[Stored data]
= = = = =

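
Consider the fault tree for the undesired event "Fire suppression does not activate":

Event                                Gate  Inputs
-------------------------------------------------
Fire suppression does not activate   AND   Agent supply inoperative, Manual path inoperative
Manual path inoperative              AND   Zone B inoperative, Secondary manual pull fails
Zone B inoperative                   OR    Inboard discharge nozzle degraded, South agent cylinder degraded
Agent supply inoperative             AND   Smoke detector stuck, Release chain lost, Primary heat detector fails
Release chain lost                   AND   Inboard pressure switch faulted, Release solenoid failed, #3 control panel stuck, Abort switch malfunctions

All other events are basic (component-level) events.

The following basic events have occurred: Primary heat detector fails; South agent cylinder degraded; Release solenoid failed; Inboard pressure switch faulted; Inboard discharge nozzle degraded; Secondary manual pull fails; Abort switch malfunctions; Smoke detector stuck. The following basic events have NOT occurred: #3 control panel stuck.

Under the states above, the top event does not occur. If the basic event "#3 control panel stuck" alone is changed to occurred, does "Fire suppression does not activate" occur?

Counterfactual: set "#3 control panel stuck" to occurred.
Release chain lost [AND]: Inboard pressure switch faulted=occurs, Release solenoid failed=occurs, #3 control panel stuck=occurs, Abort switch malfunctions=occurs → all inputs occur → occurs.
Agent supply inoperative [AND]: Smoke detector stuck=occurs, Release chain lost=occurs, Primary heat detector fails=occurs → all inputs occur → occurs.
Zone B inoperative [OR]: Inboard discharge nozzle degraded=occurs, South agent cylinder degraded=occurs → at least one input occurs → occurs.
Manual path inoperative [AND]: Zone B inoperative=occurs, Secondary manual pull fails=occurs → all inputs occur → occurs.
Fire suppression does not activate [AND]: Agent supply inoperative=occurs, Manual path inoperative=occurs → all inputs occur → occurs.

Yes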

= = = = =

Retype exactly, and only, the lines above from the one where "stuck, Abort switch malfunctions" occurs up to and including the one where "The following basic events have occurred: Primary" occurs.

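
Release chain lost                   AND   Inboard pressure switch faulted, Release solenoid failed, #3 control panel stuck, Abort switch malfunctions

All other events are basic (component-level) events.

The following basic events have occurred: Primary heat detector fails; South agent cylinder degraded; Release solenoid failed; Inboard pressure switch faulted; Inboard discharge nozzle degraded; Secondary manual pull fails; Abort switch malfunctions; Smoke detector stuck. The following basic events have NOT occurred: #3 control panel stuck.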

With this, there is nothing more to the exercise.